Requirement
Go to the line below containing "tube 3 | Take" and print exactly from there through the line containing "tube 5 | Take", both included. Print nothing else.

(Input records Opens)

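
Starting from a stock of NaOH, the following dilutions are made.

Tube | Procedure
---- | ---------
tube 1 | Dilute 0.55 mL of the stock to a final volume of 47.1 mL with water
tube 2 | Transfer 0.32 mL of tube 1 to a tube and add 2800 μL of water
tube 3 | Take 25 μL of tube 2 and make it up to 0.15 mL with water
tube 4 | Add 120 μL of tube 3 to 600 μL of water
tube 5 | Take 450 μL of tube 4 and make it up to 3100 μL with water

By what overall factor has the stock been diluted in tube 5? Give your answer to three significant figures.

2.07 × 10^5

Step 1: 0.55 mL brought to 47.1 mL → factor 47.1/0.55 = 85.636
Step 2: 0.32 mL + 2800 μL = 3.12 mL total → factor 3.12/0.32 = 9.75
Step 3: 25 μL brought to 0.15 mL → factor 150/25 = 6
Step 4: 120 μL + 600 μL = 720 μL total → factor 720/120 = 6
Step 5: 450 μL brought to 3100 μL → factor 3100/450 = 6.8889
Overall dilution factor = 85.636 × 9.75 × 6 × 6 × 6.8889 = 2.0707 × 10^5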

(Input records Closes)
(Input records Opens)

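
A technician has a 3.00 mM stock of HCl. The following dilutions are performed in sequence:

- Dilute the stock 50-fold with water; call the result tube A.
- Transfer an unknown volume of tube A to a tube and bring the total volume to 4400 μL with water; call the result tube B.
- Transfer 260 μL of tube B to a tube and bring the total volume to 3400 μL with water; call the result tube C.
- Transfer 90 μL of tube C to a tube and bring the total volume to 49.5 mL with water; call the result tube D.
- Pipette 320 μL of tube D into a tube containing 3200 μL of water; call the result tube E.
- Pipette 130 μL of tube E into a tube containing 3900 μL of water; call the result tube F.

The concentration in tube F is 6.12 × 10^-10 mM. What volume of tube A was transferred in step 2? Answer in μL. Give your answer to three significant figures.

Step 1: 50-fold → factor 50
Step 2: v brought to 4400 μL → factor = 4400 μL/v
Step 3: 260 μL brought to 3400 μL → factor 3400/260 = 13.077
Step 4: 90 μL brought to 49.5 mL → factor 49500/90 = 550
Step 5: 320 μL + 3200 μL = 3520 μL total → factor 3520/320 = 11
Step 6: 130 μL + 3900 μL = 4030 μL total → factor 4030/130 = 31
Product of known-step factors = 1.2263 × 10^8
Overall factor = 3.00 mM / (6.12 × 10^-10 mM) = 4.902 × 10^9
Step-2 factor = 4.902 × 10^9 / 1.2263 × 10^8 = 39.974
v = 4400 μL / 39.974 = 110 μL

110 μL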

(Input records Closes)
(Input records Opens)

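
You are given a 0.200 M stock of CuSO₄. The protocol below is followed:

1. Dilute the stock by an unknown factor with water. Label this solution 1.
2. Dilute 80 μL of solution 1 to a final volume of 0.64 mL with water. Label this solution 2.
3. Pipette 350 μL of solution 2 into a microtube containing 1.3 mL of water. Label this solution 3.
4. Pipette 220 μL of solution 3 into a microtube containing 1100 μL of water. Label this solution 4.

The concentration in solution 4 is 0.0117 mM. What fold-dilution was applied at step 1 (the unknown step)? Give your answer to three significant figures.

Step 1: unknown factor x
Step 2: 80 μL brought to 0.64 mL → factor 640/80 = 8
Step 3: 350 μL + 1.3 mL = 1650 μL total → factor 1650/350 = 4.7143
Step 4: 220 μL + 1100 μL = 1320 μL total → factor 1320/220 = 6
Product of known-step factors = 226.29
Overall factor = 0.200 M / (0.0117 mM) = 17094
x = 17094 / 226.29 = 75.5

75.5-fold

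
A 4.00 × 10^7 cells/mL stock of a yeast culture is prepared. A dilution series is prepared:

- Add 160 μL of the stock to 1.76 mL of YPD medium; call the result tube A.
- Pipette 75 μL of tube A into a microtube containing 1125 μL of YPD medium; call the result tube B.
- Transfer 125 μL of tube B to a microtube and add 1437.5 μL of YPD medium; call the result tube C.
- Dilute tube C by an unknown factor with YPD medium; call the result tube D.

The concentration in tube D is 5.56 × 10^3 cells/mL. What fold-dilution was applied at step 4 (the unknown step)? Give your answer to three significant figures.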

(Input records Closes)

Exercise result
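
tube 3 | Take 25 μL of tube 2 and make it up to 0.15 mL with water
tube 4 | Add 120 μL of tube 3 to 600 μL of water
tube 5 | Take 450 μL of tube 4 and make it up to 3100 μL with water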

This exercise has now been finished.